WHAT THIS TASK INVOLVES
Every line of the data, first to last, must be written out unchanged.

EXTRACTED ENTRIES

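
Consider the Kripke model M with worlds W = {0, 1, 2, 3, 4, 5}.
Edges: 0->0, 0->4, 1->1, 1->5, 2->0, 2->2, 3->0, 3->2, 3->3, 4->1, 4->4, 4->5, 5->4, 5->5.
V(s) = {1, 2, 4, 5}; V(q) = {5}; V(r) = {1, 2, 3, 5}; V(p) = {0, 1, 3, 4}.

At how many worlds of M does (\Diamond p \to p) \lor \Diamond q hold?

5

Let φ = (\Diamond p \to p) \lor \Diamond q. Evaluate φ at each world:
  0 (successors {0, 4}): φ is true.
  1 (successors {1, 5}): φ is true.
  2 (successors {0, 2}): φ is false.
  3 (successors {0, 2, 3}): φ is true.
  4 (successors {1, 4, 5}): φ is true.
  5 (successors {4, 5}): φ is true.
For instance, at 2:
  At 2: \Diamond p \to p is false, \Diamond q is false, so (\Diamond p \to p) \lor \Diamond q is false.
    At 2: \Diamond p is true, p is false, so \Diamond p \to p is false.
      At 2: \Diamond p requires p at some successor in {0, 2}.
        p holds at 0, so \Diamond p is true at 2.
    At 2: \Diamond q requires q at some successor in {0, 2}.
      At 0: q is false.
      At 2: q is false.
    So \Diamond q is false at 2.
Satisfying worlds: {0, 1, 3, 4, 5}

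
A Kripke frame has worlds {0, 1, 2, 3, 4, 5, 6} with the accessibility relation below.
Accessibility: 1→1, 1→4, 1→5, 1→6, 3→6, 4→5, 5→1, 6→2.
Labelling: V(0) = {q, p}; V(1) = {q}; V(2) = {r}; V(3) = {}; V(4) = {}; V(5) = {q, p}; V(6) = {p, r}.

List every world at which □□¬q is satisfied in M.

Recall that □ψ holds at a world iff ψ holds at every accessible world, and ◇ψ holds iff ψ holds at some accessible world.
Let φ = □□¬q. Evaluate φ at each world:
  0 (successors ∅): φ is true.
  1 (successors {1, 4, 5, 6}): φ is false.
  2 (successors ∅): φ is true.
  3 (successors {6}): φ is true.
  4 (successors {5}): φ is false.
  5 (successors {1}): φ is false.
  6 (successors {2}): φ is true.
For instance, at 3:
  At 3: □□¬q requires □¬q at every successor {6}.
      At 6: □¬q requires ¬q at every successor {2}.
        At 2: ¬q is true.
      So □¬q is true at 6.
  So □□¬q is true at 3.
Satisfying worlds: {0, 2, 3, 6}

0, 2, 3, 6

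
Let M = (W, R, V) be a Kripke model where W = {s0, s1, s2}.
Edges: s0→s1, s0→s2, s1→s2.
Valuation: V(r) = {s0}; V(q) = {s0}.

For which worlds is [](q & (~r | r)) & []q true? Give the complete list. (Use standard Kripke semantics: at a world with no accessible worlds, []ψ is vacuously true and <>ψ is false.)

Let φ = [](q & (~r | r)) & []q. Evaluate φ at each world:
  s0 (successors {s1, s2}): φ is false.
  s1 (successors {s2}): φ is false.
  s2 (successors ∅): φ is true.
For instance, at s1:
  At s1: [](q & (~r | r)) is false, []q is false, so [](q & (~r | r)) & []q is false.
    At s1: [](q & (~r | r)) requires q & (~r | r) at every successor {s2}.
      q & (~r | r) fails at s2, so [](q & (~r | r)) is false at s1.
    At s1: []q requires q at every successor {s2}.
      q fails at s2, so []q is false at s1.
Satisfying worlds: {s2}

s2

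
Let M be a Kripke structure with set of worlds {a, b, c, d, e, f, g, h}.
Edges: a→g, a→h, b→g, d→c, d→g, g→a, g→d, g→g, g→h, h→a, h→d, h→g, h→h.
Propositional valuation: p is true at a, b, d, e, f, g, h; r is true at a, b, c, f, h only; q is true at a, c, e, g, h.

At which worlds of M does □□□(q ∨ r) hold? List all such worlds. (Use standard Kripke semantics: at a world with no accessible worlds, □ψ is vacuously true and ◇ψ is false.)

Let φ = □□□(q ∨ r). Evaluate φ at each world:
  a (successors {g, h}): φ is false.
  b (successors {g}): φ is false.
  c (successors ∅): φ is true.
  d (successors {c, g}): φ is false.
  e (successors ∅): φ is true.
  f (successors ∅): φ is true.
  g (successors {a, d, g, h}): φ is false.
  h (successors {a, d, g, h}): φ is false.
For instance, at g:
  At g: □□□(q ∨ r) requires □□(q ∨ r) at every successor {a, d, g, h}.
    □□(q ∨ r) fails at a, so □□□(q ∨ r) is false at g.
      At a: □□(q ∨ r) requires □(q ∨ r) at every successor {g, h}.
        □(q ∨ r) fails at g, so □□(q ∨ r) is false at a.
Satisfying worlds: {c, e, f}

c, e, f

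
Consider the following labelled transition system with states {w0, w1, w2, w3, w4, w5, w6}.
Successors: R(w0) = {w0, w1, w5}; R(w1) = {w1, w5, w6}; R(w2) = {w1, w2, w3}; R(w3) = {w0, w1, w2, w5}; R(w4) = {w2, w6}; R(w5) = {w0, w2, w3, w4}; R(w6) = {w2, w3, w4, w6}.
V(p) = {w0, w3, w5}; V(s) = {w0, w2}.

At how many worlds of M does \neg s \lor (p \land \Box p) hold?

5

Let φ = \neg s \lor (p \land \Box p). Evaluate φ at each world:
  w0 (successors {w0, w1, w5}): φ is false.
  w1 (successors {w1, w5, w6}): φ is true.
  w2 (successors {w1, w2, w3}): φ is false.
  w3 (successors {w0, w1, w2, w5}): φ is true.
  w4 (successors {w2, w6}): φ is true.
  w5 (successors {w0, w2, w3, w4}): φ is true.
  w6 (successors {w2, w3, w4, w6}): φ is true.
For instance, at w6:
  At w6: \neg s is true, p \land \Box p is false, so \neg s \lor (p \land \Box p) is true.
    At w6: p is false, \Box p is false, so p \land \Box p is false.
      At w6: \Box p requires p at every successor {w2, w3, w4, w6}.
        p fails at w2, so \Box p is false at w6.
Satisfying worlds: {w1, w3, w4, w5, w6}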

SOLUTION FOR THIS PROBLEM
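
Consider the Kripke model M with worlds W = {0, 1, 2, 3, 4, 5}.
Edges: 0->0, 0->4, 1->1, 1->5, 2->0, 2->2, 3->0, 3->2, 3->3, 4->1, 4->4, 4->5, 5->4, 5->5.
V(s) = {1, 2, 4, 5}; V(q) = {5}; V(r) = {1, 2, 3, 5}; V(p) = {0, 1, 3, 4}.

At how many worlds of M does (\Diamond p \to p) \lor \Diamond q hold?

5

Let φ = (\Diamond p \to p) \lor \Diamond q. Evaluate φ at each world:
  0 (successors {0, 4}): φ is true.
  1 (successors {1, 5}): φ is true.
  2 (successors {0, 2}): φ is false.
  3 (successors {0, 2, 3}): φ is true.
  4 (successors {1, 4, 5}): φ is true.
  5 (successors {4, 5}): φ is true.
For instance, at 2:
  At 2: \Diamond p \to p is false, \Diamond q is false, so (\Diamond p \to p) \lor \Diamond q is false.
    At 2: \Diamond p is true, p is false, so \Diamond p \to p is false.
      At 2: \Diamond p requires p at some successor in {0, 2}.
        p holds at 0, so \Diamond p is true at 2.
    At 2: \Diamond q requires q at some successor in {0, 2}.
      At 0: q is false.
      At 2: q is false.
    So \Diamond q is false at 2.
Satisfying worlds: {0, 1, 3, 4, 5}

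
A Kripke frame has worlds {0, 1, 2, 3, 4, 5, 6} with the accessibility relation below.
Accessibility: 1→1, 1→4, 1→5, 1→6, 3→6, 4→5, 5→1, 6→2.
Labelling: V(0) = {q, p}; V(1) = {q}; V(2) = {r}; V(3) = {}; V(4) = {}; V(5) = {q, p}; V(6) = {p, r}.

List every world at which □□¬q is satisfied in M.

Recall that □ψ holds at a world iff ψ holds at every accessible world, and ◇ψ holds iff ψ holds at some accessible world.
Let φ = □□¬q. Evaluate φ at each world:
  0 (successors ∅): φ is true.
  1 (successors {1, 4, 5, 6}): φ is false.
  2 (successors ∅): φ is true.
  3 (successors {6}): φ is true.
  4 (successors {5}): φ is false.
  5 (successors {1}): φ is false.
  6 (successors {2}): φ is true.
For instance, at 3:
  At 3: □□¬q requires □¬q at every successor {6}.
      At 6: □¬q requires ¬q at every successor {2}.
        At 2: ¬q is true.
      So □¬q is true at 6.
  So □□¬q is true at 3.
Satisfying worlds: {0, 2, 3, 6}

0, 2, 3, 6

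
Let M = (W, R, V) be a Kripke model where W = {s0, s1, s2}.
Edges: s0→s1, s0→s2, s1→s2.
Valuation: V(r) = {s0}; V(q) = {s0}.

For which worlds is [](q & (~r | r)) & []q true? Give the complete list. (Use standard Kripke semantics: at a world with no accessible worlds, []ψ is vacuously true and <>ψ is false.)

Let φ = [](q & (~r | r)) & []q. Evaluate φ at each world:
  s0 (successors {s1, s2}): φ is false.
  s1 (successors {s2}): φ is false.
  s2 (successors ∅): φ is true.
For instance, at s1:
  At s1: [](q & (~r | r)) is false, []q is false, so [](q & (~r | r)) & []q is false.
    At s1: [](q & (~r | r)) requires q & (~r | r) at every successor {s2}.
      q & (~r | r) fails at s2, so [](q & (~r | r)) is false at s1.
    At s1: []q requires q at every successor {s2}.
      q fails at s2, so []q is false at s1.
Satisfying worlds: {s2}

s2

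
Let M be a Kripke structure with set of worlds {a, b, c, d, e, f, g, h}.
Edges: a→g, a→h, b→g, d→c, d→g, g→a, g→d, g→g, g→h, h→a, h→d, h→g, h→h.
Propositional valuation: p is true at a, b, d, e, f, g, h; r is true at a, b, c, f, h only; q is true at a, c, e, g, h.

At which worlds of M does □□□(q ∨ r) hold? List all such worlds. (Use standard Kripke semantics: at a world with no accessible worlds, □ψ is vacuously true and ◇ψ is false.)

Let φ = □□□(q ∨ r). Evaluate φ at each world:
  a (successors {g, h}): φ is false.
  b (successors {g}): φ is false.
  c (successors ∅): φ is true.
  d (successors {c, g}): φ is false.
  e (successors ∅): φ is true.
  f (successors ∅): φ is true.
  g (successors {a, d, g, h}): φ is false.
  h (successors {a, d, g, h}): φ is false.
For instance, at g:
  At g: □□□(q ∨ r) requires □□(q ∨ r) at every successor {a, d, g, h}.
    □□(q ∨ r) fails at a, so □□□(q ∨ r) is false at g.
      At a: □□(q ∨ r) requires □(q ∨ r) at every successor {g, h}.
        □(q ∨ r) fails at g, so □□(q ∨ r) is false at a.
Satisfying worlds: {c, e, f}

c, e, f

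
Consider the following labelled transition system with states {w0, w1, w2, w3, w4, w5, w6}.
Successors: R(w0) = {w0, w1, w5}; R(w1) = {w1, w5, w6}; R(w2) = {w1, w2, w3}; R(w3) = {w0, w1, w2, w5}; R(w4) = {w2, w6}; R(w5) = {w0, w2, w3, w4}; R(w6) = {w2, w3, w4, w6}.
V(p) = {w0, w3, w5}; V(s) = {w0, w2}.

At how many worlds of M does \neg s \lor (p \land \Box p) hold?

5

Let φ = \neg s \lor (p \land \Box p). Evaluate φ at each world:
  w0 (successors {w0, w1, w5}): φ is false.
  w1 (successors {w1, w5, w6}): φ is true.
  w2 (successors {w1, w2, w3}): φ is false.
  w3 (successors {w0, w1, w2, w5}): φ is true.
  w4 (successors {w2, w6}): φ is true.
  w5 (successors {w0, w2, w3, w4}): φ is true.
  w6 (successors {w2, w3, w4, w6}): φ is true.
For instance, at w6:
  At w6: \neg s is true, p \land \Box p is false, so \neg s \lor (p \land \Box p) is true.
    At w6: p is false, \Box p is false, so p \land \Box p is false.
      At w6: \Box p requires p at every successor {w2, w3, w4, w6}.
        p fails at w2, so \Box p is false at w6.
Satisfying worlds: {w1, w3, w4, w5, w6}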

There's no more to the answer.